● **Problem to solve**: Every record has to be written out exactly, with no line missing.

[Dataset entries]
Content starts
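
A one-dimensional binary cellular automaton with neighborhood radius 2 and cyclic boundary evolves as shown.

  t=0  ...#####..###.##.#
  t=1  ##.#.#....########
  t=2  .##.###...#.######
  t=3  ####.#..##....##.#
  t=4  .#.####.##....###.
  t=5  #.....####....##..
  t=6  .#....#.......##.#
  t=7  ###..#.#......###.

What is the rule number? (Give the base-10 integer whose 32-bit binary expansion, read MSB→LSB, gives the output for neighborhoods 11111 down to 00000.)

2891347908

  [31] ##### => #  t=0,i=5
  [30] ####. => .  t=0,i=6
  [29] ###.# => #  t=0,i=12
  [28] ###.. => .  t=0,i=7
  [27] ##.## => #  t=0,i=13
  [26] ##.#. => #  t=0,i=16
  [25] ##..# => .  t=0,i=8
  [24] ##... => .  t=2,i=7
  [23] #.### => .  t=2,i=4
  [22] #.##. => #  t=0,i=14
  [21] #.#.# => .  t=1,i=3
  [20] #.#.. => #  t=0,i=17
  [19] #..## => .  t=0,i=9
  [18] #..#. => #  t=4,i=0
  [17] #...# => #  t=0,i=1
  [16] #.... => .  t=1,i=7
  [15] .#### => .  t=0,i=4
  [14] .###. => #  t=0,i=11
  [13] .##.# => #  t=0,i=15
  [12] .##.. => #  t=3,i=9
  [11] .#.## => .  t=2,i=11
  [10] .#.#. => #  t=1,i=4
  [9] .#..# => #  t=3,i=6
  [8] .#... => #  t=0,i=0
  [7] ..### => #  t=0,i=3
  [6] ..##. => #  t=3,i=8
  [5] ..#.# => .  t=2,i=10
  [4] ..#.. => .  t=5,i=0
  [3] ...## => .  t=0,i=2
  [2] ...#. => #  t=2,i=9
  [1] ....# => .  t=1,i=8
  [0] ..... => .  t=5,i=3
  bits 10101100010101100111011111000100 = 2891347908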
Content ends
● **Solution to the exercise**:
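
A one-dimensional binary cellular automaton with neighborhood radius 2 and cyclic boundary evolves as shown.

  t=0  ...#####..###.##.#
  t=1  ##.#.#....########
  t=2  .##.###...#.######
  t=3  ####.#..##....##.#
  t=4  .#.####.##....###.
  t=5  #.....####....##..
  t=6  .#....#.......##.#
  t=7  ###..#.#......###.

What is the rule number? (Give the base-10 integer whose 32-bit binary expansion, read MSB→LSB, gives the output for neighborhoods 11111 down to 00000.)

2891347908

  [31] ##### => #  t=0,i=5
  [30] ####. => .  t=0,i=6
  [29] ###.# => #  t=0,i=12
  [28] ###.. => .  t=0,i=7
  [27] ##.## => #  t=0,i=13
  [26] ##.#. => #  t=0,i=16
  [25] ##..# => .  t=0,i=8
  [24] ##... => .  t=2,i=7
  [23] #.### => .  t=2,i=4
  [22] #.##. => #  t=0,i=14
  [21] #.#.# => .  t=1,i=3
  [20] #.#.. => #  t=0,i=17
  [19] #..## => .  t=0,i=9
  [18] #..#. => #  t=4,i=0
  [17] #...# => #  t=0,i=1
  [16] #.... => .  t=1,i=7
  [15] .#### => .  t=0,i=4
  [14] .###. => #  t=0,i=11
  [13] .##.# => #  t=0,i=15
  [12] .##.. => #  t=3,i=9
  [11] .#.## => .  t=2,i=11
  [10] .#.#. => #  t=1,i=4
  [9] .#..# => #  t=3,i=6
  [8] .#... => #  t=0,i=0
  [7] ..### => #  t=0,i=3
  [6] ..##. => #  t=3,i=8
  [5] ..#.# => .  t=2,i=10
  [4] ..#.. => .  t=5,i=0
  [3] ...## => .  t=0,i=2
  [2] ...#. => #  t=2,i=9
  [1] ....# => .  t=1,i=8
  [0] ..... => .  t=5,i=3
  bits 10101100010101100111011111000100 = 2891347908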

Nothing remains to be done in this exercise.